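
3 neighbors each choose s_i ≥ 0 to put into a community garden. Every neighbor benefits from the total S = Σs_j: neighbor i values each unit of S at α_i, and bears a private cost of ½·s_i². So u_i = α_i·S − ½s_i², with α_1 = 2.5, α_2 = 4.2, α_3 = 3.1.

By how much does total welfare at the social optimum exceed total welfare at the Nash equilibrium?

Neighbor i's FOC: ∂u_i/∂s_i = α_i − s_i = 0, so s_i* = α_i.
NE contributions = (2.5, 4.2, 3.1); S = 9.8.
W^NE = (Σα)·S − ½Σα_i² = 9.8² − ½·33.5 = 79.29.
Planner sets s_i = Σα_j = 9.8 for every i, so S^SO = 3·9.8 = 29.4.
W^SO = (Σα)·S^SO − ½·3·(Σα)² = (3/2)·9.8² = 144.06.
Deadweight loss = W^SO − W^NE = 64.77.

64.77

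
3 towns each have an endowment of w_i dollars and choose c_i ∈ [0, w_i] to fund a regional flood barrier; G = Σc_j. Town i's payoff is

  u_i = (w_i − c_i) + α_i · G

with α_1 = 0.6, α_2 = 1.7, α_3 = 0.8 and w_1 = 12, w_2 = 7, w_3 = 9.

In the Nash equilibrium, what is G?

7

∂u_i/∂c_i = α_i − 1, so town i contributes w_i if α_i > 1, else 0.
α_i > 1 for i ∈ {2}; NE contributions (0, 7, 0), G = 7.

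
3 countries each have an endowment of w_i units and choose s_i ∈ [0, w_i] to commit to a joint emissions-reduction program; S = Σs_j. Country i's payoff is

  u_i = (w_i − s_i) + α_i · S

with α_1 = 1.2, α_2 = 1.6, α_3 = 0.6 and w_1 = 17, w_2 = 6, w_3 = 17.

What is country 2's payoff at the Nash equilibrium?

∂u_i/∂s_i = α_i − 1, so country i contributes w_i if α_i > 1, else 0.
α_i > 1 for i ∈ {1, 2}; NE contributions (17, 6, 0), S = 23.
u_2 = (6 − 6) + 1.6·23 = 36.8.

36.8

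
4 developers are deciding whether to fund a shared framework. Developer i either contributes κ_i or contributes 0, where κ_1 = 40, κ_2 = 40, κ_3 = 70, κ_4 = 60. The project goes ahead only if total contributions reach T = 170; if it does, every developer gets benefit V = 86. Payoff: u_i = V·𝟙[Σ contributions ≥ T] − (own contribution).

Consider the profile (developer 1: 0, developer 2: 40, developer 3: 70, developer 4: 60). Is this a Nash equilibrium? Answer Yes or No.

Yes

Total = 170 ≥ 170: provided.
Developer 1 (pledges 0, payoff 86): pledging 40 → total 210, payoff 46. No gain.
Developer 2 (pledges 40, payoff 46): dropping to 0 → total 130, payoff 0. No gain.
Developer 3 (pledges 70, payoff 16): dropping to 0 → total 100, payoff 0. No gain.
Developer 4 (pledges 60, payoff 26): dropping to 0 → total 110, payoff 0. No gain.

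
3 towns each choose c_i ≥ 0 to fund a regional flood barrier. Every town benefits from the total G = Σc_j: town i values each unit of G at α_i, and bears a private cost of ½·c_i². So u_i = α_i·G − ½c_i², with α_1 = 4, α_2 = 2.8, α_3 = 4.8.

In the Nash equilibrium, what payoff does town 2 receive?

Town i's FOC: ∂u_i/∂c_i = α_i − c_i = 0, so c_i* = α_i.
NE contributions = (4, 2.8, 4.8); G = 11.6.
u_2 = α_2·G − ½·(c_2)² = 2.8·11.6 − ½·2.8² = 28.56.

28.56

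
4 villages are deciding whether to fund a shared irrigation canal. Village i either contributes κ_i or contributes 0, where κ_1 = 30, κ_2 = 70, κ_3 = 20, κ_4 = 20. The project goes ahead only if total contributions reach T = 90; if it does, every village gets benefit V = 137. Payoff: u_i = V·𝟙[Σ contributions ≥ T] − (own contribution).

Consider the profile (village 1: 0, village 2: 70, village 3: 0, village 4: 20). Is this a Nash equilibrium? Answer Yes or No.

Yes

Total = 90 ≥ 90: provided.
Village 1 (pledges 0, payoff 137): pledging 30 → total 120, payoff 107. No gain.
Village 2 (pledges 70, payoff 67): dropping to 0 → total 20, payoff 0. No gain.
Village 3 (pledges 0, payoff 137): pledging 20 → total 110, payoff 117. No gain.
Village 4 (pledges 20, payoff 117): dropping to 0 → total 70, payoff 0. No gain.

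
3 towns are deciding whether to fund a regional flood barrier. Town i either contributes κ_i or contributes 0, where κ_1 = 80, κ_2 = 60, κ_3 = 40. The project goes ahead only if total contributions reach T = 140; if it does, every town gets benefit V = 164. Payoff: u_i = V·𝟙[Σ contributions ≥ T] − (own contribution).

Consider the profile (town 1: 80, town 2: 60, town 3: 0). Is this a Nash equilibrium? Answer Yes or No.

Yes

Total = 140 ≥ 140: provided.
Town 1 (pledges 80, payoff 84): dropping to 0 → total 60, payoff 0. No gain.
Town 2 (pledges 60, payoff 104): dropping to 0 → total 80, payoff 0. No gain.
Town 3 (pledges 0, payoff 164): pledging 40 → total 180, payoff 124. No gain.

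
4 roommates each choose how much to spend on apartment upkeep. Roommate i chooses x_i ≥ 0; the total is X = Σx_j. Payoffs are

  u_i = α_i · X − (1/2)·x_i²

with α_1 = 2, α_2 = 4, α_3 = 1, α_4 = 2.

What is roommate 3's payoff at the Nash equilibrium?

Roommate i's FOC: ∂u_i/∂x_i = α_i − x_i = 0, so x_i* = α_i.
NE contributions = (2, 4, 1, 2); X = 9.
u_3 = α_3·X − ½·(x_3)² = 1·9 − ½·1² = 8.5.

8.5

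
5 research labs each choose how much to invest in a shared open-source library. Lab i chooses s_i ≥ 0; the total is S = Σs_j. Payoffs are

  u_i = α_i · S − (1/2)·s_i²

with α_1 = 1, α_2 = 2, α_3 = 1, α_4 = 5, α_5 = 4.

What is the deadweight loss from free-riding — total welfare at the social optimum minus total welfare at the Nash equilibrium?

Lab i's FOC: ∂u_i/∂s_i = α_i − s_i = 0, so s_i* = α_i.
NE contributions = (1, 2, 1, 5, 4); S = 13.
W^NE = (Σα)·S − ½Σα_i² = 13² − ½·47 = 145.5.
Planner sets s_i = Σα_j = 13 for every i, so S^SO = 5·13 = 65.
W^SO = (Σα)·S^SO − ½·5·(Σα)² = (5/2)·13² = 422.5.
Deadweight loss = W^SO − W^NE = 277.

277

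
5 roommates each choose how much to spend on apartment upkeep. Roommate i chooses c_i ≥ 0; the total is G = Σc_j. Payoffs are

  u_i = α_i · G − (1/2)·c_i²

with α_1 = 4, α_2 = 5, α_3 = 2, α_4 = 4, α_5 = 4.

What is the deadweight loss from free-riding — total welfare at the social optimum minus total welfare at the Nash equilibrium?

Roommate i's FOC: ∂u_i/∂c_i = α_i − c_i = 0, so c_i* = α_i.
NE contributions = (4, 5, 2, 4, 4); G = 19.
W^NE = (Σα)·G − ½Σα_i² = 19² − ½·77 = 322.5.
Planner sets c_i = Σα_j = 19 for every i, so G^SO = 5·19 = 95.
W^SO = (Σα)·G^SO − ½·5·(Σα)² = (5/2)·19² = 902.5.
Deadweight loss = W^SO − W^NE = 580.

580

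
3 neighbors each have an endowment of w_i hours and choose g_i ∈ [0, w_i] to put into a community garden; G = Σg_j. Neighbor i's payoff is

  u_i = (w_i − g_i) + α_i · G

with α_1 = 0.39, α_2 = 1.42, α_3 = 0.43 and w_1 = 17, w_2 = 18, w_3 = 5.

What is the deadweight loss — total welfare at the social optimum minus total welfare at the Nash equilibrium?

∂u_i/∂g_i = α_i − 1, so neighbor i contributes w_i if α_i > 1, else 0.
α_i > 1 for i ∈ {2}; NE contributions (0, 18, 0), G = 18.
W^NE = Σw_i − G^NE + (Σα_i)·G^NE = 40 + 1.24·18 = 62.32.
Planner: ∂(Σu_j)/∂g_i = Σα_j − 1 = 1.24 > 0, so everyone contributes w_i; G^SO = 40, W^SO = 40 + 1.24·40 = 89.6.
Deadweight loss = 27.28.

27.28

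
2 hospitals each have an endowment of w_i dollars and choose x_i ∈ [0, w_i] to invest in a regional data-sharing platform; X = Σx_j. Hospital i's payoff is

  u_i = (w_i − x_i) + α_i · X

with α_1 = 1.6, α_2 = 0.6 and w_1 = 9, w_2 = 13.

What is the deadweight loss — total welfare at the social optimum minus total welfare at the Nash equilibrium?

15.6

∂u_i/∂x_i = α_i − 1, so hospital i contributes w_i if α_i > 1, else 0.
α_i > 1 for i ∈ {1}; NE contributions (9, 0), X = 9.
W^NE = Σw_i − X^NE + (Σα_i)·X^NE = 22 + 1.2·9 = 32.8.
Planner: ∂(Σu_j)/∂x_i = Σα_j − 1 = 1.2 > 0, so everyone contributes w_i; X^SO = 22, W^SO = 22 + 1.2·22 = 48.4.
Deadweight loss = 15.6.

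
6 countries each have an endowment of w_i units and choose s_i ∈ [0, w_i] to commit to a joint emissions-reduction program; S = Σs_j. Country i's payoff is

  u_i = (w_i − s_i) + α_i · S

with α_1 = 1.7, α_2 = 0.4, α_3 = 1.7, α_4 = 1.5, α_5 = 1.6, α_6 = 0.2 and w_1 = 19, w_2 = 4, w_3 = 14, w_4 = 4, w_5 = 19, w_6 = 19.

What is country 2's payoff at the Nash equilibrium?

∂u_i/∂s_i = α_i − 1, so country i contributes w_i if α_i > 1, else 0.
α_i > 1 for i ∈ {1, 3, 4, 5}; NE contributions (19, 0, 14, 4, 19, 0), S = 56.
u_2 = (4 − 0) + 0.4·56 = 26.4.

26.4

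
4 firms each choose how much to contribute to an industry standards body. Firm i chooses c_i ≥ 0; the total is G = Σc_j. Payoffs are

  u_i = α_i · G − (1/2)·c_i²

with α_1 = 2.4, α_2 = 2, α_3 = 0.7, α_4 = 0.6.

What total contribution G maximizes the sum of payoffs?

Planner FOC: ∂(Σu_j)/∂c_i = (Σα_j) − c_i = 0, so c_i^SO = Σα_j = 5.7 for every i; G^SO = 22.8.

22.8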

..........

Work instructions: In the records above, some lines may contain the word "gets"; copy every one of them.

Written answer:
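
4 developers are deciding whether to fund a shared framework. Developer i either contributes κ_i or contributes 0, where κ_1 = 40, κ_2 = 40, κ_3 = 70, κ_4 = 60. The project goes ahead only if total contributions reach T = 170; if it does, every developer gets benefit V = 86. Payoff: u_i = V·𝟙[Σ contributions ≥ T] − (own contribution).
4 villages are deciding whether to fund a shared irrigation canal. Village i either contributes κ_i or contributes 0, where κ_1 = 30, κ_2 = 70, κ_3 = 20, κ_4 = 20. The project goes ahead only if total contributions reach T = 90; if it does, every village gets benefit V = 137. Payoff: u_i = V·𝟙[Σ contributions ≥ T] − (own contribution).
3 towns are deciding whether to fund a regional flood barrier. Town i either contributes κ_i or contributes 0, where κ_1 = 80, κ_2 = 60, κ_3 = 40. The project goes ahead only if total contributions reach T = 140; if it does, every town gets benefit V = 164. Payoff: u_i = V·𝟙[Σ contributions ≥ T] − (own contribution).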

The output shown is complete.